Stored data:
=====

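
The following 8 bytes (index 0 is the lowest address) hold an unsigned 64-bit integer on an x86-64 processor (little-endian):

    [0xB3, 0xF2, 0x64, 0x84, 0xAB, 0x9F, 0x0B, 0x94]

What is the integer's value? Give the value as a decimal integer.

Little-endian stores the least-significant byte at the lowest address.
Reassemble most-significant byte first: 94 0B 9F AB 84 64 F2 B3 → 0x940B9FAB8464F2B3.
0x940B9FAB8464F2B3 = 10667795701366583987.

10667795701366583987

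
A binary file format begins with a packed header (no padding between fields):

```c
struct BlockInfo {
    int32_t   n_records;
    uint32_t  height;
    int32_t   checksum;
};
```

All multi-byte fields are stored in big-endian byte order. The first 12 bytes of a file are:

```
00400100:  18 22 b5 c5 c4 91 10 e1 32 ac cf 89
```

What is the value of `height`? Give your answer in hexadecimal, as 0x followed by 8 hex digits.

0xC49110E1

`height` follows `n_records` (4 bytes), so it starts at byte offset 4 and occupies 4 bytes.
Bytes at offsets 4..7: C4 91 10 E1.
Big-endian stores the most-significant byte at the lowest address.
The bytes are already most-significant first: 0xC49110E1.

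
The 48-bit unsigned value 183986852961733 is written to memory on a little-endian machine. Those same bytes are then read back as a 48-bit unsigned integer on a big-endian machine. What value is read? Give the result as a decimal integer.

183986852961733 in 48-bit hexadecimal is 0xA755C7039DC5.
Stored little-endian, the bytes at ascending addresses are C5 9D 03 C7 55 A7.
Read back as big-endian, the last byte is least significant, giving 0xC59D03C755A7.
0xC59D03C755A7 = 217278163932583.

217278163932583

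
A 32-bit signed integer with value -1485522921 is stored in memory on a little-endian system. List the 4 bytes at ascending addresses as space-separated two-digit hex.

17 B8 74 A7

Two's complement of -1485522921 in 32 bits: 1485522921 = 0x588B47E9; invert → 0xA774B816; add 1 → 0xA774B817.
Split into bytes (most-significant first): A7 74 B8 17.
In little-endian order the low byte comes first in memory.
So at ascending addresses the bytes are 17 B8 74 A7.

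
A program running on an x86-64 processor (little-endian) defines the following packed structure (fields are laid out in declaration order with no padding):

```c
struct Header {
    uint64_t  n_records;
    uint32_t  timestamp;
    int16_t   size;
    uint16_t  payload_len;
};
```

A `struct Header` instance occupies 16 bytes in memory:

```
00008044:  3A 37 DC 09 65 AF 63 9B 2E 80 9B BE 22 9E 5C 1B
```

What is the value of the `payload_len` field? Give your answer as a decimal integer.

7004

`payload_len` follows `n_records` (8 B), `timestamp` (4 B), `size` (2 B), so it starts at offset 8 + 4 + 2 = 14 and occupies 2 bytes.
Bytes at offsets 14..15: 5C 1B.
In little-endian order the low byte comes first in memory.
Reassemble most-significant byte first: 1B 5C → 0x1B5C.
0x1B5C = 7004.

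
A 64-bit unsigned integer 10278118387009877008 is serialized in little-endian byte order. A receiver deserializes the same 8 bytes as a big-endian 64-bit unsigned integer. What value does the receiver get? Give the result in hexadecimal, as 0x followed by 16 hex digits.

0x107422993736A38E

10278118387009877008 in 64-bit hexadecimal is 0x8EA3363799227410.
Stored little-endian, the bytes at ascending addresses are 10 74 22 99 37 36 A3 8E.
Read back as big-endian, the last byte is least significant, giving 0x107422993736A38E.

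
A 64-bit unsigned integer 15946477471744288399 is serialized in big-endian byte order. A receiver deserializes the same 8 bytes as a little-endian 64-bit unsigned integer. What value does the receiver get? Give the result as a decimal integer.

15946477471744288399 in 64-bit hexadecimal is 0xDD4D44C5C216668F.
Stored big-endian, the bytes at ascending addresses are DD 4D 44 C5 C2 16 66 8F.
Read back as little-endian, the first byte is least significant, giving 0x8F6616C2C5444DDD.
0x8F6616C2C5444DDD = 10332971420837236189.

10332971420837236189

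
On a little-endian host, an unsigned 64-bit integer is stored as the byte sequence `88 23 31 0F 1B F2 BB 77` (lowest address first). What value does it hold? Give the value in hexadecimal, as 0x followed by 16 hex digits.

Little-endian stores the least-significant byte at the lowest address.
Reassemble most-significant byte first: 77 BB F2 1B 0F 31 23 88 → 0x77BBF21B0F312388.

0x77BBF21B0F312388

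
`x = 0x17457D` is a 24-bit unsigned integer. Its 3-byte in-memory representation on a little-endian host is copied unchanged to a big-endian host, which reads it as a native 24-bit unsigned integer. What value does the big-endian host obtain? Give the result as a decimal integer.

Stored little-endian, the bytes at ascending addresses are 7D 45 17.
Read back as big-endian, the last byte is least significant, giving 0x7D4517.
0x7D4517 = 8209687.

8209687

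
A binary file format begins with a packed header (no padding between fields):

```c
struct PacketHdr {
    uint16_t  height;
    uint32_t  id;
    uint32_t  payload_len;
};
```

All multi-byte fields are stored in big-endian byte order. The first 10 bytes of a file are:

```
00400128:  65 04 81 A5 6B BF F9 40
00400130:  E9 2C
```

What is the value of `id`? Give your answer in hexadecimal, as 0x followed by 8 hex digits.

0x81A56BBF

`id` follows `height` (2 bytes), so it starts at byte offset 2 and occupies 4 bytes.
Bytes at offsets 2..5: 81 A5 6B BF.
Big-endian stores the most-significant byte at the lowest address.
The bytes are already most-significant first: 0x81A56BBF.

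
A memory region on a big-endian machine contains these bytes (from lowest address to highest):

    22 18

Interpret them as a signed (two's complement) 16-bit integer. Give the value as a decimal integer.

In big-endian order the high byte comes first in memory.
The bytes are already most-significant first: 0x2218.
0x2218 = 8728.

8728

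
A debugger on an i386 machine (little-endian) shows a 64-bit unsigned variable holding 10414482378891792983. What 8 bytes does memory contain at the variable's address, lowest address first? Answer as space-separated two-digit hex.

10414482378891792983 in hexadecimal, padded to 64 bits, is 0x9087AC8B99691257.
Split into bytes (most-significant first): 90 87 AC 8B 99 69 12 57.
In little-endian order the low byte comes first in memory.
So at ascending addresses the bytes are 57 12 69 99 8B AC 87 90.

57 12 69 99 8B AC 87 90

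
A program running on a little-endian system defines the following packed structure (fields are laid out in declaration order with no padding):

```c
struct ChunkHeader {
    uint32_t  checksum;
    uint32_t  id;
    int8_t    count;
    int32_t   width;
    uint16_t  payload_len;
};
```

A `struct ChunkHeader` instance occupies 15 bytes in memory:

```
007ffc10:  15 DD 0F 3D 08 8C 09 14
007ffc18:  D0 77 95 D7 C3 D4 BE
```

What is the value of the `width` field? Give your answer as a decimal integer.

`width` follows `checksum` (4 B), `id` (4 B), `count` (1 B), so it starts at offset 4 + 4 + 1 = 9 and occupies 4 bytes.
Bytes at offsets 9..12: 77 95 D7 C3.
Little-endian: lowest address holds the least-significant byte.
Reassemble most-significant byte first: C3 D7 95 77 → 0xC3D79577.
Top bit is set, so as a signed 32-bit value this is 0xC3D79577 − 2^32 = -1009281673.

-1009281673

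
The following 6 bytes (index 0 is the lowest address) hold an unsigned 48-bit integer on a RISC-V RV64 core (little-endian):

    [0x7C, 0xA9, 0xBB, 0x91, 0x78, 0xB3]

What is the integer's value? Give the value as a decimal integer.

197330422442364

Little-endian: lowest address holds the least-significant byte.
Reassemble most-significant byte first: B3 78 91 BB A9 7C → 0xB37891BBA97C.
0xB37891BBA97C = 197330422442364.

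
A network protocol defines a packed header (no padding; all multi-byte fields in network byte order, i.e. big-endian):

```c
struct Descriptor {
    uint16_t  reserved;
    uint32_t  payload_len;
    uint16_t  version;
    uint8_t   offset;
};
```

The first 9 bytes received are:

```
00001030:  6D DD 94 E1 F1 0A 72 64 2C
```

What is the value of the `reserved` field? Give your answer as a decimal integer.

28125

`reserved` is the first field, at byte offset 0, occupying 2 bytes.
Bytes at offsets 0..1: 6D DD.
Big-endian stores the most-significant byte at the lowest address.
The bytes are already most-significant first: 0x6DDD.
0x6DDD = 28125.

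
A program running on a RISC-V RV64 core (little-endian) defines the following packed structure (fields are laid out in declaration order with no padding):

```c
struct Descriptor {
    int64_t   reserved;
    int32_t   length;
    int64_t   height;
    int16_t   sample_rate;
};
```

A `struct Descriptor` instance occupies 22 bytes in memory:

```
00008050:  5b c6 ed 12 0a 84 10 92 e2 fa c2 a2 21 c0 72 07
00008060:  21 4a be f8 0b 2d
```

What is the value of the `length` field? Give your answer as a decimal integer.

`length` follows `reserved` (8 bytes), so it starts at byte offset 8 and occupies 4 bytes.
Bytes at offsets 8..11: E2 FA C2 A2.
In little-endian order the low byte comes first in memory.
Reassemble most-significant byte first: A2 C2 FA E2 → 0xA2C2FAE2.
Top bit is set, so as a signed 32-bit value this is 0xA2C2FAE2 − 2^32 = -1564280094.

-1564280094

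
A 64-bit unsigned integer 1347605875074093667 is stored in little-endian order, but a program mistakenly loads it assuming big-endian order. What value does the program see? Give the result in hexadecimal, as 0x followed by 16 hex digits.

1347605875074093667 in 64-bit hexadecimal is 0x12B3A86749055263.
Stored little-endian, the bytes at ascending addresses are 63 52 05 49 67 A8 B3 12.
Read back as big-endian, the last byte is least significant, giving 0x6352054967A8B312.

0x6352054967A8B312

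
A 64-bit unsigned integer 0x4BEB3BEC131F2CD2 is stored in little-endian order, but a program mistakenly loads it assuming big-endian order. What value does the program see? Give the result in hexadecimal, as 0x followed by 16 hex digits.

0xD22C1F13EC3BEB4B

Stored little-endian, the bytes at ascending addresses are D2 2C 1F 13 EC 3B EB 4B.
Read back as big-endian, the last byte is least significant, giving 0xD22C1F13EC3BEB4B.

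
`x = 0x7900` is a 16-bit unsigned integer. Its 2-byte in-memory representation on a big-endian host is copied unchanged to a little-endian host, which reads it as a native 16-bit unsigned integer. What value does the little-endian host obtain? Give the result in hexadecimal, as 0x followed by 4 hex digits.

Stored big-endian, the bytes at ascending addresses are 79 00.
Read back as little-endian, the first byte is least significant, giving 0x0079.

0x0079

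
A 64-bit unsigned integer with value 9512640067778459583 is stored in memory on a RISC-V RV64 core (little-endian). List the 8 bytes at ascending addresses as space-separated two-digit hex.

9512640067778459583 in hexadecimal, padded to 64 bits, is 0x8403AFBDD41537BF.
Split into bytes (most-significant first): 84 03 AF BD D4 15 37 BF.
Little-endian: lowest address holds the least-significant byte.
So at ascending addresses the bytes are BF 37 15 D4 BD AF 03 84.

BF 37 15 D4 BD AF 03 84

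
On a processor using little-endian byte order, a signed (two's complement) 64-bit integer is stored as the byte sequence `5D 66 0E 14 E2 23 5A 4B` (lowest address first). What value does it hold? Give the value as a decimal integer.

Little-endian stores the least-significant byte at the lowest address.
Reassemble most-significant byte first: 4B 5A 23 E2 14 0E 66 5D → 0x4B5A23E2140E665D.
0x4B5A23E2140E665D = 5429691754654623325.

5429691754654623325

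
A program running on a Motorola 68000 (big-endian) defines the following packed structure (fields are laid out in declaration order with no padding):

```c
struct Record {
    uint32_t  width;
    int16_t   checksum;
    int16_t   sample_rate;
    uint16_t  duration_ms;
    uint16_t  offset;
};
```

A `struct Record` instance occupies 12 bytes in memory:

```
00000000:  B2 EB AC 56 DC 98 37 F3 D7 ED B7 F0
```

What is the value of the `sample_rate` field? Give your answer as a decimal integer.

`sample_rate` follows `width` (4 B), `checksum` (2 B), so it starts at offset 4 + 2 = 6 and occupies 2 bytes.
Bytes at offsets 6..7: 37 F3.
In big-endian order the high byte comes first in memory.
The bytes are already most-significant first: 0x37F3.
0x37F3 = 14323.

14323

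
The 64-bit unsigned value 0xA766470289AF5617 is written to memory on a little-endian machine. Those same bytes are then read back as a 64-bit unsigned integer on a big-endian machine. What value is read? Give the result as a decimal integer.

1681724513853073063

Stored little-endian, the bytes at ascending addresses are 17 56 AF 89 02 47 66 A7.
Read back as big-endian, the last byte is least significant, giving 0x1756AF89024766A7.
0x1756AF89024766A7 = 1681724513853073063.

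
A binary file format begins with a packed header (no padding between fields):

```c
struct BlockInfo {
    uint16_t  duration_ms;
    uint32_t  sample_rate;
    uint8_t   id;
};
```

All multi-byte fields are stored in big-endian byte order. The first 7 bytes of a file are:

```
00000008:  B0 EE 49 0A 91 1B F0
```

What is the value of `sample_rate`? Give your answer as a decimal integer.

`sample_rate` follows `duration_ms` (2 bytes), so it starts at byte offset 2 and occupies 4 bytes.
Bytes at offsets 2..5: 49 0A 91 1B.
Big-endian: lowest address holds the most-significant byte.
The bytes are already most-significant first: 0x490A911B.
0x490A911B = 1225429275.

1225429275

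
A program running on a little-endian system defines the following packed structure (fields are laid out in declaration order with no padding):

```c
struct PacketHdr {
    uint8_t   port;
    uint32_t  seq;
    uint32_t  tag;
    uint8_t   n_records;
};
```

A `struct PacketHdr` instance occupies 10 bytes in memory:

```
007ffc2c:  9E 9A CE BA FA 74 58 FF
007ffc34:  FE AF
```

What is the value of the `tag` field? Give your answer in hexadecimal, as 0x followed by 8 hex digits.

0xFEFF5874

`tag` follows `port` (1 B), `seq` (4 B), so it starts at offset 1 + 4 = 5 and occupies 4 bytes.
Bytes at offsets 5..8: 74 58 FF FE.
Little-endian stores the least-significant byte at the lowest address.
Reassemble most-significant byte first: FE FF 58 74 → 0xFEFF5874.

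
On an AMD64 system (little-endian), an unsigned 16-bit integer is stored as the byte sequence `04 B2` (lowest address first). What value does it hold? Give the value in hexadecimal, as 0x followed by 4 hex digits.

0xB204

In little-endian order the low byte comes first in memory.
Reassemble most-significant byte first: B2 04 → 0xB204.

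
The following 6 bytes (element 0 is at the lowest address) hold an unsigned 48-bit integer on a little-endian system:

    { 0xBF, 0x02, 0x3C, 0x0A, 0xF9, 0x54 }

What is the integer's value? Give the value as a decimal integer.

Little-endian: lowest address holds the least-significant byte.
Reassemble most-significant byte first: 54 F9 0A 3C 02 BF → 0x54F90A3C02BF.
0x54F90A3C02BF = 93428595294911.

93428595294911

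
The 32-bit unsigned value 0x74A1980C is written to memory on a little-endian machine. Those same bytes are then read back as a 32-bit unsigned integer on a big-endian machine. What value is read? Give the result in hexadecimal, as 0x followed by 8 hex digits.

Stored little-endian, the bytes at ascending addresses are 0C 98 A1 74.
Read back as big-endian, the last byte is least significant, giving 0x0C98A174.

0x0C98A174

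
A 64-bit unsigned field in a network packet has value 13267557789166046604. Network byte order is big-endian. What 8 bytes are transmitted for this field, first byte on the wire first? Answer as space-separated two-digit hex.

13267557789166046604 in hexadecimal, padded to 64 bits, is 0xB81FD583C4358D8C.
Split into bytes (most-significant first): B8 1F D5 83 C4 35 8D 8C.
In big-endian order the high byte comes first in memory.
So the memory order matches the most-significant-first order: B8 1F D5 83 C4 35 8D 8C.

B8 1F D5 83 C4 35 8D 8C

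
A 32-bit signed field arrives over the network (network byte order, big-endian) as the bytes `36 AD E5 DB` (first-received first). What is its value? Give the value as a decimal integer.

Big-endian stores the most-significant byte at the lowest address.
The bytes are already most-significant first: 0x36ADE5DB.
0x36ADE5DB = 917366235.

917366235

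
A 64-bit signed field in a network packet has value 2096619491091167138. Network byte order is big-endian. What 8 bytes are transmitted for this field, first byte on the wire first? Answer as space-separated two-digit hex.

1D 18 B0 51 9B A6 37 A2

2096619491091167138 in hexadecimal, padded to 64 bits, is 0x1D18B0519BA637A2.
Split into bytes (most-significant first): 1D 18 B0 51 9B A6 37 A2.
Big-endian: lowest address holds the most-significant byte.
So the memory order matches the most-significant-first order: 1D 18 B0 51 9B A6 37 A2.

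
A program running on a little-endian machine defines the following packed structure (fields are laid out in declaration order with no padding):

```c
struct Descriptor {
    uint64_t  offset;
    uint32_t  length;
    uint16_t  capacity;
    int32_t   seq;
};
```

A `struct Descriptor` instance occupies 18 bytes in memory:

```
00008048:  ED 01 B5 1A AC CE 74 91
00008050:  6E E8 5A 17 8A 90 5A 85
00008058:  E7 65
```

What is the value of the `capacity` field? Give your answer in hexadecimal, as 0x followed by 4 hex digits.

`capacity` follows `offset` (8 B), `length` (4 B), so it starts at offset 8 + 4 = 12 and occupies 2 bytes.
Bytes at offsets 12..13: 8A 90.
Little-endian stores the least-significant byte at the lowest address.
Reassemble most-significant byte first: 90 8A → 0x908A.

0x908A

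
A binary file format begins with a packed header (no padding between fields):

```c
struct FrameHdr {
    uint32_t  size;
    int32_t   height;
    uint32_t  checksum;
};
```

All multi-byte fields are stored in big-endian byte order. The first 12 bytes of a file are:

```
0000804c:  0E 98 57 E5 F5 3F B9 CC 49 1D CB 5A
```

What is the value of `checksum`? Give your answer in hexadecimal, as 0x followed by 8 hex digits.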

=====

Only a number is wanted: how many lines above include "declaration"?

6